— Records drawn from a dataset —
□ □ □
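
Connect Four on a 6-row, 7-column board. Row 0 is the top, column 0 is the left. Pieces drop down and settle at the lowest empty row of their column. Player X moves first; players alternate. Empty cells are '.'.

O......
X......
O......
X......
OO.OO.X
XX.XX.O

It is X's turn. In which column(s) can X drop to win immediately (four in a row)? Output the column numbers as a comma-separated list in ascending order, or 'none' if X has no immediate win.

Answer: 2

Derivation:
col 1: drop X → no win
col 2: drop X → WIN!
col 3: drop X → no win
col 4: drop X → no win
col 5: drop X → no win
col 6: drop X → no win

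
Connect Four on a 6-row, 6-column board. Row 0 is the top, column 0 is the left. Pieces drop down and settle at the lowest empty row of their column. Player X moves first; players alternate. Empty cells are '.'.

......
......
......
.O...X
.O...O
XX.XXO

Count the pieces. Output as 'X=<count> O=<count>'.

X=5 O=4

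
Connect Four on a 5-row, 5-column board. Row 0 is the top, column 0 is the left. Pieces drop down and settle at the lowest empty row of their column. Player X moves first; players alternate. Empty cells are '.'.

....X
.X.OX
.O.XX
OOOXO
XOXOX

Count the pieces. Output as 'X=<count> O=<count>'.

X=9 O=8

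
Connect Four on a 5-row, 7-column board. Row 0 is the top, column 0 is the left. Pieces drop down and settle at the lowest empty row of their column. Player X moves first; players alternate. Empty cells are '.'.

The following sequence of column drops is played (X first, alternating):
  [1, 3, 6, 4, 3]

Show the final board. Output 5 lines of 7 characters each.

Move 1: X drops in col 1, lands at row 4
Move 2: O drops in col 3, lands at row 4
Move 3: X drops in col 6, lands at row 4
Move 4: O drops in col 4, lands at row 4
Move 5: X drops in col 3, lands at row 3

Answer: .......
.......
.......
...X...
.X.OO.X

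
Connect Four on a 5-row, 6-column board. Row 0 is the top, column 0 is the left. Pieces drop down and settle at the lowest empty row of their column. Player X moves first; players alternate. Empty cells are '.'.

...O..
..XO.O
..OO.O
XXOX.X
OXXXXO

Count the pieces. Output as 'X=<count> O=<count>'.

X=9 O=9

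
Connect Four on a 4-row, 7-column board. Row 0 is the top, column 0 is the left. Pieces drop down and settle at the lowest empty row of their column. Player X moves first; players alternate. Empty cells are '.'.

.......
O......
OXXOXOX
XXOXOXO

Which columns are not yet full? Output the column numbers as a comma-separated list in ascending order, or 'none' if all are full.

Answer: 0,1,2,3,4,5,6

Derivation:
col 0: top cell = '.' → open
col 1: top cell = '.' → open
col 2: top cell = '.' → open
col 3: top cell = '.' → open
col 4: top cell = '.' → open
col 5: top cell = '.' → open
col 6: top cell = '.' → open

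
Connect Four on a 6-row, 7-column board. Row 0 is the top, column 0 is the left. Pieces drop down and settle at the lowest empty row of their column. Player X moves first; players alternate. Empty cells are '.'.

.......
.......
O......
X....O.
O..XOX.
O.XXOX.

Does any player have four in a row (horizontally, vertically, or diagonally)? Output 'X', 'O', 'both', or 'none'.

none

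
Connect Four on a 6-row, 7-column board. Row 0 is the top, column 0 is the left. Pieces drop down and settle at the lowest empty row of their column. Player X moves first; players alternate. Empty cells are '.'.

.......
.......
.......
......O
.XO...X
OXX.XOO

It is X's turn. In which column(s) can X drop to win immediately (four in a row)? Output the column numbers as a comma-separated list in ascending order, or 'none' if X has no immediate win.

col 0: drop X → no win
col 1: drop X → no win
col 2: drop X → no win
col 3: drop X → WIN!
col 4: drop X → no win
col 5: drop X → no win
col 6: drop X → no win

Answer: 3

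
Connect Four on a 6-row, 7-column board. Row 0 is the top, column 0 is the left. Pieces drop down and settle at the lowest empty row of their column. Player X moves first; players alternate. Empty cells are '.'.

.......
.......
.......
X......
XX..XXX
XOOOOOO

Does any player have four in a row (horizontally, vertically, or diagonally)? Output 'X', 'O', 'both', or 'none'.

O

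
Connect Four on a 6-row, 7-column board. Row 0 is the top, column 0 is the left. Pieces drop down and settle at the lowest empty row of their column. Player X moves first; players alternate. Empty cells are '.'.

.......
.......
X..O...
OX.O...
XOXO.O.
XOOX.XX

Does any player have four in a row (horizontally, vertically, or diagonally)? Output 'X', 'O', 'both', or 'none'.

X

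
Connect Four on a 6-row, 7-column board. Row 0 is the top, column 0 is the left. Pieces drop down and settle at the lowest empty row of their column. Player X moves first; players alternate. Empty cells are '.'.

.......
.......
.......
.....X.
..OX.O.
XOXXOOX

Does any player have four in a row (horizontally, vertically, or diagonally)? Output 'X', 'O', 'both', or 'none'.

none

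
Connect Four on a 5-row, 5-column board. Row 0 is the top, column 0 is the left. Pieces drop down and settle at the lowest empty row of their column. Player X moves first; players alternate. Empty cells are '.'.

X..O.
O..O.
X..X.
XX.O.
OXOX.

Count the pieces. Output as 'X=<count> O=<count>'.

X=7 O=6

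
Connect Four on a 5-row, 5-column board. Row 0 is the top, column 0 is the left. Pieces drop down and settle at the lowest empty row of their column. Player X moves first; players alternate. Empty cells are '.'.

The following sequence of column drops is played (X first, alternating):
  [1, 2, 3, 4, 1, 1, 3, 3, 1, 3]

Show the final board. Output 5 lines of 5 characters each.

Answer: .....
.X.O.
.O.O.
.X.X.
.XOXO

Derivation:
Move 1: X drops in col 1, lands at row 4
Move 2: O drops in col 2, lands at row 4
Move 3: X drops in col 3, lands at row 4
Move 4: O drops in col 4, lands at row 4
Move 5: X drops in col 1, lands at row 3
Move 6: O drops in col 1, lands at row 2
Move 7: X drops in col 3, lands at row 3
Move 8: O drops in col 3, lands at row 2
Move 9: X drops in col 1, lands at row 1
Move 10: O drops in col 3, lands at row 1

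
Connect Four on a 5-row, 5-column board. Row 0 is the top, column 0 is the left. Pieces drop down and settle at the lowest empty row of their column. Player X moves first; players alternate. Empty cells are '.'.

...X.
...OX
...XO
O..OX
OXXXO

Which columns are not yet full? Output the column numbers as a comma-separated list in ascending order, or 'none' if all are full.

col 0: top cell = '.' → open
col 1: top cell = '.' → open
col 2: top cell = '.' → open
col 3: top cell = 'X' → FULL
col 4: top cell = '.' → open

Answer: 0,1,2,4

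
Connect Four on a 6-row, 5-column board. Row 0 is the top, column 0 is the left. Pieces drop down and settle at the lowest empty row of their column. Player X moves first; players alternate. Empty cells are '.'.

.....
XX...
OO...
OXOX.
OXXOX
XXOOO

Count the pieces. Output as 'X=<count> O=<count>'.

X=9 O=9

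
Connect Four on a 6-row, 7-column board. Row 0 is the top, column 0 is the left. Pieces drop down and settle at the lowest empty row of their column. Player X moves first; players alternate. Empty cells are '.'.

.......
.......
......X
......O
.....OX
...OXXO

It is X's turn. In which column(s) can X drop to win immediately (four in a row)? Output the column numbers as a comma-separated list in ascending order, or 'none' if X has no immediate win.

col 0: drop X → no win
col 1: drop X → no win
col 2: drop X → no win
col 3: drop X → no win
col 4: drop X → no win
col 5: drop X → no win
col 6: drop X → no win

Answer: none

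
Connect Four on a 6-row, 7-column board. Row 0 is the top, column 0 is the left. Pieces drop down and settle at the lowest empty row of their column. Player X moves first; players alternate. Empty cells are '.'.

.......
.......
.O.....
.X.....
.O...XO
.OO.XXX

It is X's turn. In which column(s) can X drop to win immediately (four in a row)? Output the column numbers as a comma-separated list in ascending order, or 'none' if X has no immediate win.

col 0: drop X → no win
col 1: drop X → no win
col 2: drop X → no win
col 3: drop X → WIN!
col 4: drop X → no win
col 5: drop X → no win
col 6: drop X → no win

Answer: 3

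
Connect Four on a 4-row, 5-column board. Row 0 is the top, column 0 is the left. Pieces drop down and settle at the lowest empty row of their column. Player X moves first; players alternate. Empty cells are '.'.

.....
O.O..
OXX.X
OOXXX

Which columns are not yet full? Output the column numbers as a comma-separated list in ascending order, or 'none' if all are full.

col 0: top cell = '.' → open
col 1: top cell = '.' → open
col 2: top cell = '.' → open
col 3: top cell = '.' → open
col 4: top cell = '.' → open

Answer: 0,1,2,3,4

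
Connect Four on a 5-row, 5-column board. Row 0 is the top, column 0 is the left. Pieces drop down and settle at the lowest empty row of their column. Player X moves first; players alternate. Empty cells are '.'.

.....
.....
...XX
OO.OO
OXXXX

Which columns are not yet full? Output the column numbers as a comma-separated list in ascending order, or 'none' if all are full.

Answer: 0,1,2,3,4

Derivation:
col 0: top cell = '.' → open
col 1: top cell = '.' → open
col 2: top cell = '.' → open
col 3: top cell = '.' → open
col 4: top cell = '.' → open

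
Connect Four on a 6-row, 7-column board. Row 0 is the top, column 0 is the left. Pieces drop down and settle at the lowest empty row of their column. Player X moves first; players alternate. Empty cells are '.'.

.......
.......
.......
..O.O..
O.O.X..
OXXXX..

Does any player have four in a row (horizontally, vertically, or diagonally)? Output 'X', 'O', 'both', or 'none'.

X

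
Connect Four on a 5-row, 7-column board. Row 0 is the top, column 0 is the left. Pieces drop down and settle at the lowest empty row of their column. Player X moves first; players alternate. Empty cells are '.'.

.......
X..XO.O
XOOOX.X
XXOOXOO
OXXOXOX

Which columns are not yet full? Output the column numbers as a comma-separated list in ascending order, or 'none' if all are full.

Answer: 0,1,2,3,4,5,6

Derivation:
col 0: top cell = '.' → open
col 1: top cell = '.' → open
col 2: top cell = '.' → open
col 3: top cell = '.' → open
col 4: top cell = '.' → open
col 5: top cell = '.' → open
col 6: top cell = '.' → open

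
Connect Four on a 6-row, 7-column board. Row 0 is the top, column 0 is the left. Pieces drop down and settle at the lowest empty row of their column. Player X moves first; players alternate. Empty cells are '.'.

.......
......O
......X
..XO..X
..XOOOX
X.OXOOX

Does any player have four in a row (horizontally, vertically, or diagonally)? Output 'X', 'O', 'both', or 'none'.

X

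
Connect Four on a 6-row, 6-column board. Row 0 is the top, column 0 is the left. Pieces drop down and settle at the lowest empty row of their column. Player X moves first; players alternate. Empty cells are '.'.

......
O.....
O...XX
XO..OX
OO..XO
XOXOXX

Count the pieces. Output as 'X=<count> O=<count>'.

X=9 O=9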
□ □ □
Set down each line exactly as it appears, starting at the top of the data and ending at the line containing "[1, 3, 6, 4, 3]", and include no other lines.

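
Connect Four on a 6-row, 7-column board. Row 0 is the top, column 0 is the left. Pieces drop down and settle at the lowest empty row of their column. Player X moves first; players alternate. Empty cells are '.'.

O......
X......
O......
X......
OO.OO.X
XX.XX.O

It is X's turn. In which column(s) can X drop to win immediately (four in a row)? Output the column numbers as a comma-separated list in ascending order, or 'none' if X has no immediate win.

Answer: 2

Derivation:
col 1: drop X → no win
col 2: drop X → WIN!
col 3: drop X → no win
col 4: drop X → no win
col 5: drop X → no win
col 6: drop X → no win

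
Connect Four on a 6-row, 6-column board. Row 0 is the top, column 0 is the left. Pieces drop down and settle at the lowest empty row of their column. Player X moves first; players alternate. Empty cells are '.'.

......
......
......
.O...X
.O...O
XX.XXO

Count the pieces. Output as 'X=<count> O=<count>'.

X=5 O=4

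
Connect Four on a 5-row, 5-column board. Row 0 is the top, column 0 is the left. Pieces drop down and settle at the lowest empty row of their column. Player X moves first; players alternate. Empty cells are '.'.

....X
.X.OX
.O.XX
OOOXO
XOXOX

Count the pieces. Output as 'X=<count> O=<count>'.

X=9 O=8

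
Connect Four on a 5-row, 7-column board. Row 0 is the top, column 0 is the left. Pieces drop down and settle at the lowest empty row of their column. Player X moves first; players alternate. Empty cells are '.'.

The following sequence of column drops is played (X first, alternating):
  [1, 3, 6, 4, 3]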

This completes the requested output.